Task to complete: What is needed here is an exact transcription of the entries that follow.

Material to process:
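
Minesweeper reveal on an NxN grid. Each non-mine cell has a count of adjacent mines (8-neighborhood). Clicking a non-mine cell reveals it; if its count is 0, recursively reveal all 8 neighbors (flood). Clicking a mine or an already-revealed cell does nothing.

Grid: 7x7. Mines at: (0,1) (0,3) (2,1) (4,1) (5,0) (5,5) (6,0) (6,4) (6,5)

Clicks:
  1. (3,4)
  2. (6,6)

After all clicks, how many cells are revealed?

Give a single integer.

Answer: 27

Derivation:
Click 1 (3,4) count=0: revealed 26 new [(0,4) (0,5) (0,6) (1,2) (1,3) (1,4) (1,5) (1,6) (2,2) (2,3) (2,4) (2,5) (2,6) (3,2) (3,3) (3,4) (3,5) (3,6) (4,2) (4,3) (4,4) (4,5) (4,6) (5,2) (5,3) (5,4)] -> total=26
Click 2 (6,6) count=2: revealed 1 new [(6,6)] -> total=27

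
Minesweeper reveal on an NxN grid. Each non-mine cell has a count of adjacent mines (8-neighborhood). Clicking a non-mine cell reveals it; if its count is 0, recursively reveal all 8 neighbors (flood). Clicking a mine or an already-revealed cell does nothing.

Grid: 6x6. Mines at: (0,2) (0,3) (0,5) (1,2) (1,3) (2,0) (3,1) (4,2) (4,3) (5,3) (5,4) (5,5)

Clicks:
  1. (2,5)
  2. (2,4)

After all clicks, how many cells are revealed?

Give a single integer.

Answer: 8

Derivation:
Click 1 (2,5) count=0: revealed 8 new [(1,4) (1,5) (2,4) (2,5) (3,4) (3,5) (4,4) (4,5)] -> total=8
Click 2 (2,4) count=1: revealed 0 new [(none)] -> total=8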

Answer section:
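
Minesweeper reveal on an NxN grid. Each non-mine cell has a count of adjacent mines (8-neighborhood). Clicking a non-mine cell reveals it; if its count is 0, recursively reveal all 8 neighbors (flood). Clicking a mine or an already-revealed cell does nothing.

Grid: 7x7. Mines at: (0,1) (0,3) (2,1) (4,1) (5,0) (5,5) (6,0) (6,4) (6,5)

Clicks:
  1. (3,4)
  2. (6,6)

After all clicks, how many cells are revealed?

Give a single integer.

Answer: 27

Derivation:
Click 1 (3,4) count=0: revealed 26 new [(0,4) (0,5) (0,6) (1,2) (1,3) (1,4) (1,5) (1,6) (2,2) (2,3) (2,4) (2,5) (2,6) (3,2) (3,3) (3,4) (3,5) (3,6) (4,2) (4,3) (4,4) (4,5) (4,6) (5,2) (5,3) (5,4)] -> total=26
Click 2 (6,6) count=2: revealed 1 new [(6,6)] -> total=27

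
Minesweeper reveal on an NxN grid. Each non-mine cell has a count of adjacent mines (8-neighborhood). Clicking a non-mine cell reveals it; if its count is 0, recursively reveal all 8 neighbors (flood). Clicking a mine or an already-revealed cell does nothing.

Grid: 6x6. Mines at: (0,2) (0,3) (0,5) (1,2) (1,3) (2,0) (3,1) (4,2) (4,3) (5,3) (5,4) (5,5)

Clicks:
  1. (2,5)
  2. (2,4)

After all clicks, how many cells are revealed?

Give a single integer.

Answer: 8

Derivation:
Click 1 (2,5) count=0: revealed 8 new [(1,4) (1,5) (2,4) (2,5) (3,4) (3,5) (4,4) (4,5)] -> total=8
Click 2 (2,4) count=1: revealed 0 new [(none)] -> total=8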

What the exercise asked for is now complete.